*EXERCISE INSTRUCTIONS*. Repeat the data precisely as given.

*SUPPLIED RECORDS*.
• • •

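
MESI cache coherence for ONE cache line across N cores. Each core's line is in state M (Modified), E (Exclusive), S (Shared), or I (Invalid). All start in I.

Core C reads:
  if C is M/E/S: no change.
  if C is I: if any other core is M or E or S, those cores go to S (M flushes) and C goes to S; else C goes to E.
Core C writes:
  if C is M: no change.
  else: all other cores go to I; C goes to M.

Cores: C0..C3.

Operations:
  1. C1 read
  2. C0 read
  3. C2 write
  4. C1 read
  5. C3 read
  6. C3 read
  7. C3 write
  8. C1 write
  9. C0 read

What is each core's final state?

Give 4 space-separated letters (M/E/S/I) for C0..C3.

Answer: S S I I

Derivation:
Op 1: C1 read [C1 read from I: no other sharers -> C1=E (exclusive)] -> [I,E,I,I]
Op 2: C0 read [C0 read from I: others=['C1=E'] -> C0=S, others downsized to S] -> [S,S,I,I]
Op 3: C2 write [C2 write: invalidate ['C0=S', 'C1=S'] -> C2=M] -> [I,I,M,I]
Op 4: C1 read [C1 read from I: others=['C2=M'] -> C1=S, others downsized to S] -> [I,S,S,I]
Op 5: C3 read [C3 read from I: others=['C1=S', 'C2=S'] -> C3=S, others downsized to S] -> [I,S,S,S]
Op 6: C3 read [C3 read: already in S, no change] -> [I,S,S,S]
Op 7: C3 write [C3 write: invalidate ['C1=S', 'C2=S'] -> C3=M] -> [I,I,I,M]
Op 8: C1 write [C1 write: invalidate ['C3=M'] -> C1=M] -> [I,M,I,I]
Op 9: C0 read [C0 read from I: others=['C1=M'] -> C0=S, others downsized to S] -> [S,S,I,I]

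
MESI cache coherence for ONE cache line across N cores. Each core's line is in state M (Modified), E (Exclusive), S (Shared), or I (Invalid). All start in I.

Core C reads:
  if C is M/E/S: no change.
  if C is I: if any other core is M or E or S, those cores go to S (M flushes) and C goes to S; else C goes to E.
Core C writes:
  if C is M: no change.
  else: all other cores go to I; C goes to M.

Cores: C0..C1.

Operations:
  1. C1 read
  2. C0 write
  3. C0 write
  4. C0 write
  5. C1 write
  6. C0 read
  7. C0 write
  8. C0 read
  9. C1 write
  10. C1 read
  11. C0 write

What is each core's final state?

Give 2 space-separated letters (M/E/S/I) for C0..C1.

Op 1: C1 read [C1 read from I: no other sharers -> C1=E (exclusive)] -> [I,E]
Op 2: C0 write [C0 write: invalidate ['C1=E'] -> C0=M] -> [M,I]
Op 3: C0 write [C0 write: already M (modified), no change] -> [M,I]
Op 4: C0 write [C0 write: already M (modified), no change] -> [M,I]
Op 5: C1 write [C1 write: invalidate ['C0=M'] -> C1=M] -> [I,M]
Op 6: C0 read [C0 read from I: others=['C1=M'] -> C0=S, others downsized to S] -> [S,S]
Op 7: C0 write [C0 write: invalidate ['C1=S'] -> C0=M] -> [M,I]
Op 8: C0 read [C0 read: already in M, no change] -> [M,I]
Op 9: C1 write [C1 write: invalidate ['C0=M'] -> C1=M] -> [I,M]
Op 10: C1 read [C1 read: already in M, no change] -> [I,M]
Op 11: C0 write [C0 write: invalidate ['C1=M'] -> C0=M] -> [M,I]

Answer: M I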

• • •

*COMPLETED EXERCISE*.
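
MESI cache coherence for ONE cache line across N cores. Each core's line is in state M (Modified), E (Exclusive), S (Shared), or I (Invalid). All start in I.

Core C reads:
  if C is M/E/S: no change.
  if C is I: if any other core is M or E or S, those cores go to S (M flushes) and C goes to S; else C goes to E.
Core C writes:
  if C is M: no change.
  else: all other cores go to I; C goes to M.

Cores: C0..C3.

Operations:
  1. C1 read
  2. C0 read
  3. C2 write
  4. C1 read
  5. C3 read
  6. C3 read
  7. C3 write
  8. C1 write
  9. C0 read

What is each core's final state?

Give 4 space-separated letters (M/E/S/I) for C0..C3.

Answer: S S I I

Derivation:
Op 1: C1 read [C1 read from I: no other sharers -> C1=E (exclusive)] -> [I,E,I,I]
Op 2: C0 read [C0 read from I: others=['C1=E'] -> C0=S, others downsized to S] -> [S,S,I,I]
Op 3: C2 write [C2 write: invalidate ['C0=S', 'C1=S'] -> C2=M] -> [I,I,M,I]
Op 4: C1 read [C1 read from I: others=['C2=M'] -> C1=S, others downsized to S] -> [I,S,S,I]
Op 5: C3 read [C3 read from I: others=['C1=S', 'C2=S'] -> C3=S, others downsized to S] -> [I,S,S,S]
Op 6: C3 read [C3 read: already in S, no change] -> [I,S,S,S]
Op 7: C3 write [C3 write: invalidate ['C1=S', 'C2=S'] -> C3=M] -> [I,I,I,M]
Op 8: C1 write [C1 write: invalidate ['C3=M'] -> C1=M] -> [I,M,I,I]
Op 9: C0 read [C0 read from I: others=['C1=M'] -> C0=S, others downsized to S] -> [S,S,I,I]

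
MESI cache coherence for ONE cache line across N cores. Each core's line is in state M (Modified), E (Exclusive), S (Shared), or I (Invalid). All start in I.

Core C reads:
  if C is M/E/S: no change.
  if C is I: if any other core is M or E or S, those cores go to S (M flushes) and C goes to S; else C goes to E.
Core C writes:
  if C is M: no change.
  else: all other cores go to I; C goes to M.

Cores: C0..C1.

Operations:
  1. C1 read
  2. C0 write
  3. C0 write
  4. C0 write
  5. C1 write
  6. C0 read
  7. C0 write
  8. C0 read
  9. C1 write
  10. C1 read
  11. C0 write

What is each core's final state?

Give 2 space-separated letters (M/E/S/I) for C0..C1.

Op 1: C1 read [C1 read from I: no other sharers -> C1=E (exclusive)] -> [I,E]
Op 2: C0 write [C0 write: invalidate ['C1=E'] -> C0=M] -> [M,I]
Op 3: C0 write [C0 write: already M (modified), no change] -> [M,I]
Op 4: C0 write [C0 write: already M (modified), no change] -> [M,I]
Op 5: C1 write [C1 write: invalidate ['C0=M'] -> C1=M] -> [I,M]
Op 6: C0 read [C0 read from I: others=['C1=M'] -> C0=S, others downsized to S] -> [S,S]
Op 7: C0 write [C0 write: invalidate ['C1=S'] -> C0=M] -> [M,I]
Op 8: C0 read [C0 read: already in M, no change] -> [M,I]
Op 9: C1 write [C1 write: invalidate ['C0=M'] -> C1=M] -> [I,M]
Op 10: C1 read [C1 read: already in M, no change] -> [I,M]
Op 11: C0 write [C0 write: invalidate ['C1=M'] -> C0=M] -> [M,I]

Answer: M I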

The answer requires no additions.